▸ **PROBLEM DETAILS**:
An exact copy of the entries below is the expected answer.

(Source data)
———

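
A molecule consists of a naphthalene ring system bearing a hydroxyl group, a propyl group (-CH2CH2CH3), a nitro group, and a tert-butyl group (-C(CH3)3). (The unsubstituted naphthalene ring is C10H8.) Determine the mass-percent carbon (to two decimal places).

Atom tally by fragment:
  naphthalene ring system core → C:10 H:8
  (− 4 ring H displaced by substituents)
  + OH → O:1 H:1
  + CH2CH2CH3 → C:3 H:7
  + NO2 → N:1 O:2
  + C(CH3)3 → C:4 H:9
Element totals:
  C: 17
  H: 21
  N: 1
  O: 3
Molecular formula: C17H21NO3.
Molar mass = 287.359 g/mol.
Mass from C: 17 × 12.011 = 204.187 g/mol.
%C = 204.187 / 287.359 × 100 = 71.06%.

71.06%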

———

▸ **EXPECTED ANSWER**:
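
A molecule consists of a naphthalene ring system bearing a hydroxyl group, a propyl group (-CH2CH2CH3), a nitro group, and a tert-butyl group (-C(CH3)3). (The unsubstituted naphthalene ring is C10H8.) Determine the mass-percent carbon (to two decimal places).

Atom tally by fragment:
  naphthalene ring system core → C:10 H:8
  (− 4 ring H displaced by substituents)
  + OH → O:1 H:1
  + CH2CH2CH3 → C:3 H:7
  + NO2 → N:1 O:2
  + C(CH3)3 → C:4 H:9
Element totals:
  C: 17
  H: 21
  N: 1
  O: 3
Molecular formula: C17H21NO3.
Molar mass = 287.359 g/mol.
Mass from C: 17 × 12.011 = 204.187 g/mol.
%C = 204.187 / 287.359 × 100 = 71.06%.

71.06%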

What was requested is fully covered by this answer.